* **EXERCISE INSTRUCTIONS**: Set down each line of the listing below exactly as it is written.

==*==

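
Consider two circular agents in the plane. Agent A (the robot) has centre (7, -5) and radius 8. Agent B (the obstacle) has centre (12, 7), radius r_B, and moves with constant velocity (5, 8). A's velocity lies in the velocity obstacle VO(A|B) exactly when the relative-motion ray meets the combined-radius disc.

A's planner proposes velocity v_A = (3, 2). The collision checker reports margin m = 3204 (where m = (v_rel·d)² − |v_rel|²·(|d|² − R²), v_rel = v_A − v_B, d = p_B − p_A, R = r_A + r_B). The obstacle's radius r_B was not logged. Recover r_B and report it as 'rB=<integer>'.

m = 3204
d = (5, 12);  v_rel = (-2, -6),  |v_rel|² = 40
v_rel×d = (-2)·(12) − (-6)·(5) = 6
since m = R²·40 − 6²:  R² = (36 + 3204) / 40 = 81
R = √81 = 9  ⇒  r_B = 9 − 8 = 1

rB=1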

==*==

* **SOLUTION FOR THIS EXERCISE**:
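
Consider two circular agents in the plane. Agent A (the robot) has centre (7, -5) and radius 8. Agent B (the obstacle) has centre (12, 7), radius r_B, and moves with constant velocity (5, 8). A's velocity lies in the velocity obstacle VO(A|B) exactly when the relative-motion ray meets the combined-radius disc.

A's planner proposes velocity v_A = (3, 2). The collision checker reports margin m = 3204 (where m = (v_rel·d)² − |v_rel|²·(|d|² − R²), v_rel = v_A − v_B, d = p_B − p_A, R = r_A + r_B). The obstacle's radius r_B was not logged. Recover r_B and report it as 'rB=<integer>'.

m = 3204
d = (5, 12);  v_rel = (-2, -6),  |v_rel|² = 40
v_rel×d = (-2)·(12) − (-6)·(5) = 6
since m = R²·40 − 6²:  R² = (36 + 3204) / 40 = 81
R = √81 = 9  ⇒  r_B = 9 − 8 = 1

rB=1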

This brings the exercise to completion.